§ **Problem statement**
Given the material below, return only the lines starting at the line with "Consider the following" and ending at the line with "pre: above(?x,?x), marked(?x,?x), marked(?y,?x)", exactly as they appear.

§ **Supplied records**

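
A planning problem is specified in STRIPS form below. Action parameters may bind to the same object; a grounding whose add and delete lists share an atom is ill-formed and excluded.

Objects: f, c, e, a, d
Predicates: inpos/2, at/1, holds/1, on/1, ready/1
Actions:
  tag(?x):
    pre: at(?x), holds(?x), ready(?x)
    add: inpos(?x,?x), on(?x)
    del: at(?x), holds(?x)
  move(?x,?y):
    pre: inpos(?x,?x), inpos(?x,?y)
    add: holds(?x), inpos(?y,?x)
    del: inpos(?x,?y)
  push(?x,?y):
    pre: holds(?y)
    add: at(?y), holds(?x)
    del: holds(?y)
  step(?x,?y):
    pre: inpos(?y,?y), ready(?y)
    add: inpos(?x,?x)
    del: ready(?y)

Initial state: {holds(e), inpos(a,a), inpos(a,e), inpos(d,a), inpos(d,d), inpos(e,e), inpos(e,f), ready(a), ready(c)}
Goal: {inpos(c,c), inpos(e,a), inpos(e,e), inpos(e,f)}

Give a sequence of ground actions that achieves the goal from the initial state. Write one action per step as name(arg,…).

move(a,e); step(c,a)

1. move(a,e)  →  {holds(a), holds(e), inpos(a,a), inpos(d,a), inpos(d,d), inpos(e,a), inpos(e,e), inpos(e,f), ready(a), ready(c)}
2. step(c,a)  →  {holds(a), holds(e), inpos(a,a), inpos(c,c), inpos(d,a), inpos(d,d), inpos(e,a), inpos(e,e), inpos(e,f), ready(c)}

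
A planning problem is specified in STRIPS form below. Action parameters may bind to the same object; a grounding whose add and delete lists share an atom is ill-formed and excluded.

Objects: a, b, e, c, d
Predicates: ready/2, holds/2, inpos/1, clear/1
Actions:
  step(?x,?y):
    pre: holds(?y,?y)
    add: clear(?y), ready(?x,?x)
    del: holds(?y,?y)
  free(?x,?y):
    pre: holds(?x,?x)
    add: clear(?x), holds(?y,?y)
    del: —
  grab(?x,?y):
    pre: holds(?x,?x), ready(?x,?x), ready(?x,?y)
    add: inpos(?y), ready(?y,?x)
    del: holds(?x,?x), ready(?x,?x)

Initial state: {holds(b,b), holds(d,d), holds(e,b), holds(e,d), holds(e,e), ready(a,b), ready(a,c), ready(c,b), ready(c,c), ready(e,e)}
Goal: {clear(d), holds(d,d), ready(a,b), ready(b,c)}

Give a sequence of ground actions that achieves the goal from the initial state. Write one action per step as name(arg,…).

free(d,c); grab(c,b)

1. free(d,c)  →  {clear(d), holds(b,b), holds(c,c), holds(d,d), holds(e,b), holds(e,d), holds(e,e), ready(a,b), ready(a,c), ready(c,b), ready(c,c), ready(e,e)}
2. grab(c,b)  →  {clear(d), holds(b,b), holds(d,d), holds(e,b), holds(e,d), holds(e,e), inpos(b), ready(a,b), ready(a,c), ready(b,c), ready(c,b), ready(e,e)}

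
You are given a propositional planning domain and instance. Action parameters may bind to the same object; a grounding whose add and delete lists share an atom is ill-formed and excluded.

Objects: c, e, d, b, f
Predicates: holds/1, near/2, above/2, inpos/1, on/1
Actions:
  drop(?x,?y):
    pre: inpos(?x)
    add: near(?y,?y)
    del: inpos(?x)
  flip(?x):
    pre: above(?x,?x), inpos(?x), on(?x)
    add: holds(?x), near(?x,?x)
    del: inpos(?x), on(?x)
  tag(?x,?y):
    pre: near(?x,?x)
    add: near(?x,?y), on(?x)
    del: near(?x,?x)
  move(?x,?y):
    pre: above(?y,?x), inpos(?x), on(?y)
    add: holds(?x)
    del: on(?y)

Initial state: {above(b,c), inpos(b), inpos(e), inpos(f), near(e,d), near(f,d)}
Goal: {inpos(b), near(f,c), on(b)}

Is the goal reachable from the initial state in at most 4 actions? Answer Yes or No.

1. drop(e,b)  →  {above(b,c), inpos(b), inpos(f), near(b,b), near(e,d), near(f,d)}
2. drop(f,f)  →  {above(b,c), inpos(b), near(b,b), near(e,d), near(f,d), near(f,f)}
3. tag(b,c)  →  {above(b,c), inpos(b), near(b,c), near(e,d), near(f,d), near(f,f), on(b)}
4. tag(f,c)  →  {above(b,c), inpos(b), near(b,c), near(e,d), near(f,c), near(f,d), on(b), on(f)}
optimal plan length = 4; 4 ≤ 4

Yes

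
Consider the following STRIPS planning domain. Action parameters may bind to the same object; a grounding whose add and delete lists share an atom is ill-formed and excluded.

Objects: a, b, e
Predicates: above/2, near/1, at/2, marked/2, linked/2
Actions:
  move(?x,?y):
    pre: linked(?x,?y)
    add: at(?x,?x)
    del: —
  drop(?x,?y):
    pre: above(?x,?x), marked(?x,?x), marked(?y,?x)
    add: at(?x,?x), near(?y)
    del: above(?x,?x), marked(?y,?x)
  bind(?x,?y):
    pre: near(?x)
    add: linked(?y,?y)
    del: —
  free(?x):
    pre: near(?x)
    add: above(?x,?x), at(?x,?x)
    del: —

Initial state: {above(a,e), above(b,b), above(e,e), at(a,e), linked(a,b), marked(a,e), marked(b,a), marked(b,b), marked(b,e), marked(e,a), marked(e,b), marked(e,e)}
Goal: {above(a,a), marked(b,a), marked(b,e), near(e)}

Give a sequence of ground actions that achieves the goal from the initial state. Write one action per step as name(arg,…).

drop(b,e); drop(e,a); free(a)

1. drop(b,e)  →  {above(a,e), above(e,e), at(a,e), at(b,b), linked(a,b), marked(a,e), marked(b,a), marked(b,b), marked(b,e), marked(e,a), marked(e,e), near(e)}
2. drop(e,a)  →  {above(a,e), at(a,e), at(b,b), at(e,e), linked(a,b), marked(b,a), marked(b,b), marked(b,e), marked(e,a), marked(e,e), near(a), near(e)}
3. free(a)  →  {above(a,a), above(a,e), at(a,a), at(a,e), at(b,b), at(e,e), linked(a,b), marked(b,a), marked(b,b), marked(b,e), marked(e,a), marked(e,e), near(a), near(e)}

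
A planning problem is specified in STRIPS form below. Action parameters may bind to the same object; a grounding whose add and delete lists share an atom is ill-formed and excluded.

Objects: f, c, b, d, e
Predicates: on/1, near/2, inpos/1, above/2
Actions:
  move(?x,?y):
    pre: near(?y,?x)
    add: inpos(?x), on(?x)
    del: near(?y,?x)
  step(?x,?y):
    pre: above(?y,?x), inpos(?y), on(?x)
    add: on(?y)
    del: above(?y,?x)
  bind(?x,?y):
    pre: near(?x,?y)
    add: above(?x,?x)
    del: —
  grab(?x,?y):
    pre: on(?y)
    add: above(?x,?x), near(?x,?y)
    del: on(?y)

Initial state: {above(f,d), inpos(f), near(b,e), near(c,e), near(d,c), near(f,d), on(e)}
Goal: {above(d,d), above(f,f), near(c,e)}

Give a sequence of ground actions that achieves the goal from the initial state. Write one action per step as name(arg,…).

1. bind(f,d)  →  {above(f,d), above(f,f), inpos(f), near(b,e), near(c,e), near(d,c), near(f,d), on(e)}
2. bind(d,c)  →  {above(d,d), above(f,d), above(f,f), inpos(f), near(b,e), near(c,e), near(d,c), near(f,d), on(e)}

bind(f,d); bind(d,c)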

§ **Output of the task**
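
Consider the following STRIPS planning domain. Action parameters may bind to the same object; a grounding whose add and delete lists share an atom is ill-formed and excluded.

Objects: a, b, e
Predicates: above/2, near/1, at/2, marked/2, linked/2
Actions:
  move(?x,?y):
    pre: linked(?x,?y)
    add: at(?x,?x)
    del: —
  drop(?x,?y):
    pre: above(?x,?x), marked(?x,?x), marked(?y,?x)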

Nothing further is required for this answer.